Task prompt: Copy each line of the listing below exactly.

Excerpted records:
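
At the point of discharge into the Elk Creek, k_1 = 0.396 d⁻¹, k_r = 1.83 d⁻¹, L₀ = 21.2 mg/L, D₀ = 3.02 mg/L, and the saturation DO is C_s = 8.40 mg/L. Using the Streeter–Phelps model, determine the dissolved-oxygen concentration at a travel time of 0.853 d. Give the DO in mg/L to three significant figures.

k_1 L₀/(k_r−k_1) = 0.396×21.2/(1.83−0.396) = 8.395/1.434 = 5.854 mg/L.
e^(−k_1 t) = e^(−0.396×0.8530) = 0.7133; e^(−k_r t) = e^(−1.83×0.8530) = 0.2099.
D = 5.854 × (0.7133 − 0.2099) + 3.02 × 0.2099 = 2.947 + 0.6340 = 3.581 mg/L.
DO = C_s − D = 8.40 − 3.581 = 4.819 mg/L.

DO ≈ 4.82 mg/L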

Response area:
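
At the point of discharge into the Elk Creek, k_1 = 0.396 d⁻¹, k_r = 1.83 d⁻¹, L₀ = 21.2 mg/L, D₀ = 3.02 mg/L, and the saturation DO is C_s = 8.40 mg/L. Using the Streeter–Phelps model, determine the dissolved-oxygen concentration at a travel time of 0.853 d. Give the DO in mg/L to three significant figures.

k_1 L₀/(k_r−k_1) = 0.396×21.2/(1.83−0.396) = 8.395/1.434 = 5.854 mg/L.
e^(−k_1 t) = e^(−0.396×0.8530) = 0.7133; e^(−k_r t) = e^(−1.83×0.8530) = 0.2099.
D = 5.854 × (0.7133 − 0.2099) + 3.02 × 0.2099 = 2.947 + 0.6340 = 3.581 mg/L.
DO = C_s − D = 8.40 − 3.581 = 4.819 mg/L.

DO ≈ 4.82 mg/L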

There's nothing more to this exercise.